For the string "Answer", work out how many lines of the data contain it and give that number with nothing added.
<<<<
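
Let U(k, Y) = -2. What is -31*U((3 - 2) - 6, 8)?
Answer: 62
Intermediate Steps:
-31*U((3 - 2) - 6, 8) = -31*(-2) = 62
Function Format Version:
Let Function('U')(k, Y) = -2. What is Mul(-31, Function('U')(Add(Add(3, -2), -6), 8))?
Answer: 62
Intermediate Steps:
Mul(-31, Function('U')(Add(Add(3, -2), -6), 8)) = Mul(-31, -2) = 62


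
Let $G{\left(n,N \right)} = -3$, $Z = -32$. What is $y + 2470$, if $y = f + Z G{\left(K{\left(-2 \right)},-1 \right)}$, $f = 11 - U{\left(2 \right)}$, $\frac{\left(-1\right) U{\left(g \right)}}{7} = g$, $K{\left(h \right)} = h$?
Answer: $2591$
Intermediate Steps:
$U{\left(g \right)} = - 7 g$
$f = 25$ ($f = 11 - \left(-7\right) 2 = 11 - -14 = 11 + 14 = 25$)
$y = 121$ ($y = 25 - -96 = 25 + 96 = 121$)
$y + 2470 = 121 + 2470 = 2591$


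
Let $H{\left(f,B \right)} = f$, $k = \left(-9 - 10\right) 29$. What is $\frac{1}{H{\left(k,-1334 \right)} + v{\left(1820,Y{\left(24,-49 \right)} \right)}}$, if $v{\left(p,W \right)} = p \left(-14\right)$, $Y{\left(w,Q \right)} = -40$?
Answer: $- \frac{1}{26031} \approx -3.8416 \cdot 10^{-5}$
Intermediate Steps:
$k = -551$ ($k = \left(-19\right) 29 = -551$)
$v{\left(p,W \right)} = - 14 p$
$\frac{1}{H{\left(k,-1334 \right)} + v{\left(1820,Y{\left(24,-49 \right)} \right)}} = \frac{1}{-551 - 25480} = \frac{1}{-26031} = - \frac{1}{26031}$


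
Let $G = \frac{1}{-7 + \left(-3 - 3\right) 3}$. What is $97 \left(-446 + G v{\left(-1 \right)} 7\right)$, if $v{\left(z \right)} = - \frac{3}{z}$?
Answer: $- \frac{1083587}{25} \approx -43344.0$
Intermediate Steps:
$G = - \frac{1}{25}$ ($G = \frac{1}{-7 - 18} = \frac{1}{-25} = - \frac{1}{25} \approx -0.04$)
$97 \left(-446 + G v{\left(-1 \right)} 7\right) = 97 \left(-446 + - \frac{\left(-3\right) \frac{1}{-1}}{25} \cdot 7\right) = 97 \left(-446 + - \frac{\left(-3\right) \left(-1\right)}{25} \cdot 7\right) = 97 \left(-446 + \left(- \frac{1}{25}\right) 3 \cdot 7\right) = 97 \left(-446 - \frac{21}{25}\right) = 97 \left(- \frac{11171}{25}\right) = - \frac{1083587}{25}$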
>>>>
<<<<
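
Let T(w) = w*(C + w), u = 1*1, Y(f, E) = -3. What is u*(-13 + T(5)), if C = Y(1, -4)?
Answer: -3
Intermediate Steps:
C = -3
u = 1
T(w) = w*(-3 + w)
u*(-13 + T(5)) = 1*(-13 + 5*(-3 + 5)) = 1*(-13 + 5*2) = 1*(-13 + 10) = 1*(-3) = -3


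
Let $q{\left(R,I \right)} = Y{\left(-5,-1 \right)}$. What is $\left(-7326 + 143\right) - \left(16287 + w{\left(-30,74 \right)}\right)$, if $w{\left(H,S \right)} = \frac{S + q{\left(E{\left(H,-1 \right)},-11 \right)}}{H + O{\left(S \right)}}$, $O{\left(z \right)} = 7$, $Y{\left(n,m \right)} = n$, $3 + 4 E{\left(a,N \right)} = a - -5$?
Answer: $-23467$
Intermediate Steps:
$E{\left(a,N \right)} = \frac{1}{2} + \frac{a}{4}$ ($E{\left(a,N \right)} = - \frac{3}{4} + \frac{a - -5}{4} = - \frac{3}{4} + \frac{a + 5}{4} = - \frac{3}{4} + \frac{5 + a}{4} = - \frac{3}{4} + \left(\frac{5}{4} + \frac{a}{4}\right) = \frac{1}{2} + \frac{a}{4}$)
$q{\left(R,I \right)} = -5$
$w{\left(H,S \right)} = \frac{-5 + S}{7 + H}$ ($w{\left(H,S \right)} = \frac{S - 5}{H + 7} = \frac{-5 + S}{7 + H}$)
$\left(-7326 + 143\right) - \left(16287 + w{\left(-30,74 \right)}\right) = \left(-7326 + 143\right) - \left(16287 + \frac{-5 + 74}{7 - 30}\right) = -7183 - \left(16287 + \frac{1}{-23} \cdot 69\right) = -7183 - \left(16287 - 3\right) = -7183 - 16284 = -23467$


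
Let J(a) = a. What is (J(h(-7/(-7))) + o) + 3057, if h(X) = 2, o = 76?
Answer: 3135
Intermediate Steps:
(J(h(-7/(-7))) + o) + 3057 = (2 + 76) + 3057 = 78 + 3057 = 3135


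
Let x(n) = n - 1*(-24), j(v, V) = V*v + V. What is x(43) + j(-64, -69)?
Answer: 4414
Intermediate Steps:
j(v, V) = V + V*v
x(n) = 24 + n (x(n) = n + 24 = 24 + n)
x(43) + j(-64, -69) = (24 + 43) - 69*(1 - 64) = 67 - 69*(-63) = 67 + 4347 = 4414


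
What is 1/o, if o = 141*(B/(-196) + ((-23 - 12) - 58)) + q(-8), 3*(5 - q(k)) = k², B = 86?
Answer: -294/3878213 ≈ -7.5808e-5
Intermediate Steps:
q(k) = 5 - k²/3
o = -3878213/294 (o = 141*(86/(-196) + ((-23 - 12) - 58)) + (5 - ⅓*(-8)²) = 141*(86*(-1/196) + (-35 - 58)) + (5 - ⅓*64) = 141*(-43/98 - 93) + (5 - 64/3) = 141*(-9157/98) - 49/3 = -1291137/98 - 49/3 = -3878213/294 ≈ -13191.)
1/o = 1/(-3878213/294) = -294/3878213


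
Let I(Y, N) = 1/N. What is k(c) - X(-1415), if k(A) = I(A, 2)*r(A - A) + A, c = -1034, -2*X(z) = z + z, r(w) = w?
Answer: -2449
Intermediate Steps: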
>>>>
◆ **Output**:
11